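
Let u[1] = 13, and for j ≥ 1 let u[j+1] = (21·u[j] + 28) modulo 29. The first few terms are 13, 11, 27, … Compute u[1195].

8

Listing terms: u[1] = 13,  u[2] = 11,  u[3] = 27,  u[4] = 15,  u[5] = 24,  u[6] = 10,  u[7] = 6,  u[8] = 9,  u[9] = 14,  u[10] = 3,  u[11] = 4,  u[12] = 25,  u[13] = 2,  u[14] = 12,  u[15] = 19,  u[16] = 21,  u[17] = 5,  u[18] = 17,  u[19] = 8,  u[20] = 22,  u[21] = 26,  u[22] = 23,  u[23] = 18,  u[24] = 0,  u[25] = 28,  u[26] = 7,  u[27] = 1,  u[28] = 20,  u[29] = 13.
The sequence repeats with period 28.
(1195 - 1) mod 28 = 18, so u[1195] = u[19] = 8.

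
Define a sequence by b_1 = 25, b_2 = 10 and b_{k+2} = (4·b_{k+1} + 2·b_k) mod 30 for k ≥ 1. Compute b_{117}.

We have b_1 = 25,  b_2 = 10,  b_3 = 0,  b_4 = 20,  b_5 = 20,  b_6 = 0,  b_7 = 10,  b_8 = 10,  b_9 = 0.
Since (b_8, b_9) = (b_2, b_3) = (10, 0) (two consecutive terms determine the rest), the sequence is eventually periodic: after a pre-period of length 1 it cycles with period 6.
For k ≥ 2, b_k depends only on (k - 2) mod 6. (117 - 2) mod 6 = 1, so b_{117} = b_3 = 0.

0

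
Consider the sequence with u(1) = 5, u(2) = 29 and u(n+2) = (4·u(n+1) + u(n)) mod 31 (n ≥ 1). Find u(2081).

5

We have u(1) = 5; u(2) = 29; u(3) = 28; u(4) = 17; u(5) = 3; u(6) = 29; u(7) = 26; u(8) = 9; u(9) = 0; u(10) = 9; u(11) = 5; u(12) = 29.
Since (u(11), u(12)) = (u(1), u(2)) = (5, 29) (two consecutive terms determine the rest), the sequence is periodic with period 10.
(2081 - 1) mod 10 = 0, so u(2081) = u(1) = 5.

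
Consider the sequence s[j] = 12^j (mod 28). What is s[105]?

20

Computing terms: s[1] = 12; s[2] = 4; s[3] = 20; s[4] = 16; s[5] = 24; s[6] = 8; s[7] = 12.
Since s[7] = s[1] = 12, the sequence is periodic with period 6.
So s[105] = s[1 + ((105-1) mod 6)] = s[3] = 20.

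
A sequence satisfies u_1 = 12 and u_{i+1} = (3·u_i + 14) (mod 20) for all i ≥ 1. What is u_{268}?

Computing terms: u_1 = 12; u_2 = 10; u_3 = 4; u_4 = 6; u_5 = 12.
The sequence repeats with period 4.
(268 - 1) mod 4 = 3, so u_{268} = u_4 = 6.

6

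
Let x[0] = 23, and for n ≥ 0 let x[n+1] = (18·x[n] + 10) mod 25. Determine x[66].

17

Listing terms: x[0] = 23,  x[1] = 24,  x[2] = 17,  x[3] = 16,  x[4] = 23.
Since x[4] = x[0] = 23, the sequence is periodic with period 4.
(66 - 0) mod 4 = 2, so x[66] = x[2] = 17.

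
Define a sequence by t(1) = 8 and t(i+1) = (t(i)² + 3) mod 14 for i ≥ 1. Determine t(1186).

7

Listing terms: t(1) = 8; t(2) = 11; t(3) = 12; t(4) = 7; t(5) = 10; t(6) = 5; t(7) = 0; t(8) = 3; t(9) = 12.
Since t(9) = t(3) = 12, the sequence is eventually periodic: after a pre-period of length 2 it cycles with period 6.
For i ≥ 3, t(i) depends only on (i - 3) mod 6. (1186 - 3) mod 6 = 1, so t(1186) = t(4) = 7.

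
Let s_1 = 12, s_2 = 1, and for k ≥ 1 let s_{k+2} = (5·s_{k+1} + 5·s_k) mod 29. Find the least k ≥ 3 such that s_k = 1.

30

We have s_1 = 12, s_2 = 1, s_3 = 7, s_4 = 11, s_5 = 3, s_6 = 12, s_7 = 17, s_8 = 0, s_9 = 27, s_{10} = 19, s_{11} = 27, s_{12} = 27, s_{13} = 9, s_{14} = 6, s_{15} = 17, s_{16} = 28, s_{17} = 22, s_{18} = 18, s_{19} = 26, s_{20} = 17, s_{21} = 12, s_{22} = 0, s_{23} = 2, s_{24} = 10, s_{25} = 2, s_{26} = 2, s_{27} = 20, s_{28} = 23, s_{29} = 12, s_{30} = 1.
Since (s_{29}, s_{30}) = (s_1, s_2) = (12, 1) (two consecutive terms determine the rest), the sequence is periodic with period 28.
The value 1 next appears (with k ≥ 3) at s_{30}.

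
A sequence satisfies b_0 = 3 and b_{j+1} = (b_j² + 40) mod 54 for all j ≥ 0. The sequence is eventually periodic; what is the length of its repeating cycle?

9

We have b_0 = 3, b_1 = 49, b_2 = 11, b_3 = 53, b_4 = 41, b_5 = 47, b_6 = 35, b_7 = 23, b_8 = 29, b_9 = 17, b_{10} = 5, b_{11} = 11.
Since b_{11} = b_2 = 11, the sequence is eventually periodic: after a pre-period of length 2 it cycles with period 9.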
════════════════════
### TASK OBJECTIVE
Beginning at the line that holds "Let s_1 = 12, s_2", copy every line through the end of the entries exactly as given, and only those lines.

### SOLUTION
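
Let s_1 = 12, s_2 = 1, and for k ≥ 1 let s_{k+2} = (5·s_{k+1} + 5·s_k) mod 29. Find the least k ≥ 3 such that s_k = 1.

30

We have s_1 = 12, s_2 = 1, s_3 = 7, s_4 = 11, s_5 = 3, s_6 = 12, s_7 = 17, s_8 = 0, s_9 = 27, s_{10} = 19, s_{11} = 27, s_{12} = 27, s_{13} = 9, s_{14} = 6, s_{15} = 17, s_{16} = 28, s_{17} = 22, s_{18} = 18, s_{19} = 26, s_{20} = 17, s_{21} = 12, s_{22} = 0, s_{23} = 2, s_{24} = 10, s_{25} = 2, s_{26} = 2, s_{27} = 20, s_{28} = 23, s_{29} = 12, s_{30} = 1.
Since (s_{29}, s_{30}) = (s_1, s_2) = (12, 1) (two consecutive terms determine the rest), the sequence is periodic with period 28.
The value 1 next appears (with k ≥ 3) at s_{30}.

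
A sequence satisfies b_0 = 3 and b_{j+1} = (b_j² + 40) mod 54 for all j ≥ 0. The sequence is eventually periodic; what is the length of its repeating cycle?

9

We have b_0 = 3, b_1 = 49, b_2 = 11, b_3 = 53, b_4 = 41, b_5 = 47, b_6 = 35, b_7 = 23, b_8 = 29, b_9 = 17, b_{10} = 5, b_{11} = 11.
Since b_{11} = b_2 = 11, the sequence is eventually periodic: after a pre-period of length 2 it cycles with period 9.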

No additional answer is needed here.